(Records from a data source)
▶
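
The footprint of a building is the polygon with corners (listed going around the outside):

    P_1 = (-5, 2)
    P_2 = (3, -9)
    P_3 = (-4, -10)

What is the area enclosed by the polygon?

42.5

Apply the surveyor's formula: 2A = Σ (x_i·y_{i+1} − x_{i+1}·y_i), indices taken mod 3.
P_1→P_2: (-5)(-9) − (3)(2) = 39
P_2→P_3: (3)(-10) − (-4)(-9) = -66
P_3→P_1: (-4)(2) − (-5)(-10) = -58
Σ = -85
Area = |Σ|/2 = 42.5.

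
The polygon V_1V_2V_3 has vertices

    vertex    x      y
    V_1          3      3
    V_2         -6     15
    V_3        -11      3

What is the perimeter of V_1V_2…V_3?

|V_1V_2| = √((-9)² + (12)²) = √225 = 15
|V_2V_3| = √((-5)² + (-12)²) = √169 = 13
|V_3V_1| = √((14)² + (0)²) = √196 = 14
Perimeter = 15 + 13 + 14 = 42.

42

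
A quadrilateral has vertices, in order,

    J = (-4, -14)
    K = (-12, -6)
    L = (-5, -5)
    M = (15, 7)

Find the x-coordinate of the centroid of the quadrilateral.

-0.25

Apply the surveyor's formula. First the cross-terms c_i = x_i·y_{i+1} − x_{i+1}·y_i:
  -144, 30, 40, -182  ⇒  2A = -256, A = -128.
Then Σ (x_i + x_{i+1})·c_i = 192, so x̄ = 192 / (6·(-128)) = -0.25.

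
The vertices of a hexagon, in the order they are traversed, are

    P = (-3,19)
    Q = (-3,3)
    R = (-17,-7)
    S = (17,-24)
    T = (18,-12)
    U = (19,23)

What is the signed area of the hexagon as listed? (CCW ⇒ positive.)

Apply the surveyor's formula: 2A = Σ (x_i·y_{i+1} − x_{i+1}·y_i), indices taken mod 6.
P→Q: (-3)(3) − (-3)(19) = 48
Q→R: (-3)(-7) − (-17)(3) = 72
R→S: (-17)(-24) − (17)(-7) = 527
S→T: (17)(-12) − (18)(-24) = 228
T→U: (18)(23) − (19)(-12) = 642
U→P: (19)(19) − (-3)(23) = 430
Σ = 1947
Signed area = Σ/2 = 973.5 (positive ⇒ counter-clockwise traversal).

973.5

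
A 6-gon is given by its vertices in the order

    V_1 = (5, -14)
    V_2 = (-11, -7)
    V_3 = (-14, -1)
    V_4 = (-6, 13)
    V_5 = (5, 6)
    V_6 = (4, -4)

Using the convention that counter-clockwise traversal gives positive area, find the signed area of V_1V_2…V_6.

Σ = (-189) + (-87) + (-188) + (-101) + (-44) + (-36) = -645
Signed area = Σ/2 = -322.5 (negative ⇒ clockwise traversal).

-322.5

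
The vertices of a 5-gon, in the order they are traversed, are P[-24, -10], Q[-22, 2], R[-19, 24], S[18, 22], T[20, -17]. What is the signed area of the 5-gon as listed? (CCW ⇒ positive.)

-1481

Σ = (-268) + (-490) + (-850) + (-746) + (-608) = -2962
Signed area = Σ/2 = -1481 (negative ⇒ clockwise traversal).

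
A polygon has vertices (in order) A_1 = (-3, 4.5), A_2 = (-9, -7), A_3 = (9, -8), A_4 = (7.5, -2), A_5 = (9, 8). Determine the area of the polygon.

Σ = (61.5) + (135) + (42) + (78) + (64.5) = 381
Area = |Σ|/2 = 190.5.

190.5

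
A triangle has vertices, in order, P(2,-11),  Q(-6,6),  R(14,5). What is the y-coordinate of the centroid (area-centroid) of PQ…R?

0

Apply the shoelace (surveyor's) formula. First the cross-terms c_i = x_i·y_{i+1} − x_{i+1}·y_i:
  -54, -114, -164  ⇒  2A = -332, A = -166.
Then Σ (y_i + y_{i+1})·c_i = 0, so ȳ = 0 / (6·(-166)) = 0.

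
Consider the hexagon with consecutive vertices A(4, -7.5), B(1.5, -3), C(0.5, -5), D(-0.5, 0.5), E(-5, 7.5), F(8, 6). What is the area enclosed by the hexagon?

Apply the shoelace (surveyor's) formula: 2A = Σ (x_i·y_{i+1} − x_{i+1}·y_i), indices taken mod 6.
Cross-terms: -0.75, -6, -2.25, -1.25, -90, -84  ⇒  Σ = -184.25
Area = |Σ|/2 = 92.125.

92.125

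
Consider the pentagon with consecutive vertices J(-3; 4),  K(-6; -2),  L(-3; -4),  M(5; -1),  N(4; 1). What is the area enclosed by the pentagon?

49.5

Apply the surveyor's formula: 2A = Σ (x_i·y_{i+1} − x_{i+1}·y_i), indices taken mod 5.
J→K: (-3)(-2) − (-6)(4) = 30
K→L: (-6)(-4) − (-3)(-2) = 18
L→M: (-3)(-1) − (5)(-4) = 23
M→N: (5)(1) − (4)(-1) = 9
N→J: (4)(4) − (-3)(1) = 19
Σ = 99
Area = |Σ|/2 = 49.5.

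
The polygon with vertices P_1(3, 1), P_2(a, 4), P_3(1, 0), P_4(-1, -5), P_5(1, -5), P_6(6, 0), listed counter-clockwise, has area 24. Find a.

1

Write out the shoelace sum; only the two edges meeting at P_2 involve a:
2·Area = [(3·4 − a·1) + (a·0 − 1·4)] + 41
       = -1·a + 49 = 48
⇒ a = 1.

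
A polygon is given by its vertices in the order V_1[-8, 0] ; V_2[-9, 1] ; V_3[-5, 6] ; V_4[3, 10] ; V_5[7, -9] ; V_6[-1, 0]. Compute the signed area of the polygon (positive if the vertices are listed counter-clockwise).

Σ = (-8) + (-49) + (-68) + (-97) + (-9) + (0) = -231
Signed area = Σ/2 = -115.5 (negative ⇒ clockwise traversal).

-115.5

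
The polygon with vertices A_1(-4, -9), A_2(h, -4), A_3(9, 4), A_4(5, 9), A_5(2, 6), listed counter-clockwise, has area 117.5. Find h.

8

The doubled signed area Σ (x_i y_{i+1} − x_{i+1} y_i) is linear in h.
With h=0 it equals 131; the coefficient of h is 13 (from the two edges through A_2).
So 13·h + 131 = 2·117.5 = 235 ⇒ h = 8.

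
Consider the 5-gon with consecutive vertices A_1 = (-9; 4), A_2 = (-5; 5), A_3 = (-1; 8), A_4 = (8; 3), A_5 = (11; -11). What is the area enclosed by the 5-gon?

Apply Gauss's area formula: 2A = Σ (x_i·y_{i+1} − x_{i+1}·y_i), indices taken mod 5.
Σ = (-25) + (-35) + (-67) + (-121) + (-55) = -303
Area = |Σ|/2 = 151.5.

151.5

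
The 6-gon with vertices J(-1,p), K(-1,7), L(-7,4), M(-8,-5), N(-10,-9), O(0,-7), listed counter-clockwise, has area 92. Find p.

-6

Write out the shoelace sum; only the two edges meeting at J involve p:
2·Area = [(0·p − (-1)·(-7)) + ((-1)·7 − (-1)·p)] + 204
       = 1·p + 190 = 184
⇒ p = -6.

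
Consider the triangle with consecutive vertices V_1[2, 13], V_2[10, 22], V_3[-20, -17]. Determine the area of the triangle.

V_1→V_2: (2)(22) − (10)(13) = -86
V_2→V_3: (10)(-17) − (-20)(22) = 270
V_3→V_1: (-20)(13) − (2)(-17) = -226
Σ = -42
Area = |Σ|/2 = 21.

21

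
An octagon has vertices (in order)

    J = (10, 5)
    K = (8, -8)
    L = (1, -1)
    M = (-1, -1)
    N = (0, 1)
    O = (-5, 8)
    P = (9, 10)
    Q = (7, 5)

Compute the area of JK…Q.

J→K: (10)(-8) − (8)(5) = -120
K→L: (8)(-1) − (1)(-8) = 0
L→M: (1)(-1) − (-1)(-1) = -2
M→N: (-1)(1) − (0)(-1) = -1
N→O: (0)(8) − (-5)(1) = 5
O→P: (-5)(10) − (9)(8) = -122
P→Q: (9)(5) − (7)(10) = -25
Q→J: (7)(5) − (10)(5) = -15
Σ = -280
Area = |Σ|/2 = 140.

140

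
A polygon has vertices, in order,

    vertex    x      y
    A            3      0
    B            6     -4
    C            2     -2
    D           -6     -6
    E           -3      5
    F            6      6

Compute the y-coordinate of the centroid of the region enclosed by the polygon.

Apply the shoelace (surveyor's) formula. First the cross-terms c_i = x_i·y_{i+1} − x_{i+1}·y_i:
  -12, -4, -24, -48, -48, -18  ⇒  2A = -154, A = -77.
Then Σ (y_i + y_{i+1})·c_i = -324, so ȳ = -324 / (6·(-77)) = 54/77.

54/77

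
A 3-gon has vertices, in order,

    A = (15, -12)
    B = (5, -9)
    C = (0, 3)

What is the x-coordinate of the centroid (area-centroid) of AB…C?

20/3

Apply Gauss's area formula. First the cross-terms c_i = x_i·y_{i+1} − x_{i+1}·y_i:
  -75, 15, -45  ⇒  2A = -105, A = -52.5.
Then Σ (x_i + x_{i+1})·c_i = -2100, so x̄ = -2100 / (6·(-52.5)) = 20/3.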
◀
# What you should do
Which lines belong in the answer? Exactly those from the first line of the entries through the line holding "U = (19,23)", inclusive, copied unchanged.

# Solution
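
The footprint of a building is the polygon with corners (listed going around the outside):

    P_1 = (-5, 2)
    P_2 = (3, -9)
    P_3 = (-4, -10)

What is the area enclosed by the polygon?

42.5

Apply the surveyor's formula: 2A = Σ (x_i·y_{i+1} − x_{i+1}·y_i), indices taken mod 3.
P_1→P_2: (-5)(-9) − (3)(2) = 39
P_2→P_3: (3)(-10) − (-4)(-9) = -66
P_3→P_1: (-4)(2) − (-5)(-10) = -58
Σ = -85
Area = |Σ|/2 = 42.5.

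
The polygon V_1V_2V_3 has vertices

    vertex    x      y
    V_1          3      3
    V_2         -6     15
    V_3        -11      3

What is the perimeter of V_1V_2…V_3?

|V_1V_2| = √((-9)² + (12)²) = √225 = 15
|V_2V_3| = √((-5)² + (-12)²) = √169 = 13
|V_3V_1| = √((14)² + (0)²) = √196 = 14
Perimeter = 15 + 13 + 14 = 42.

42

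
A quadrilateral has vertices, in order,

    J = (-4, -14)
    K = (-12, -6)
    L = (-5, -5)
    M = (15, 7)

Find the x-coordinate of the centroid of the quadrilateral.

-0.25

Apply the surveyor's formula. First the cross-terms c_i = x_i·y_{i+1} − x_{i+1}·y_i:
  -144, 30, 40, -182  ⇒  2A = -256, A = -128.
Then Σ (x_i + x_{i+1})·c_i = 192, so x̄ = 192 / (6·(-128)) = -0.25.

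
The vertices of a hexagon, in the order they are traversed, are

    P = (-3,19)
    Q = (-3,3)
    R = (-17,-7)
    S = (17,-24)
    T = (18,-12)
    U = (19,23)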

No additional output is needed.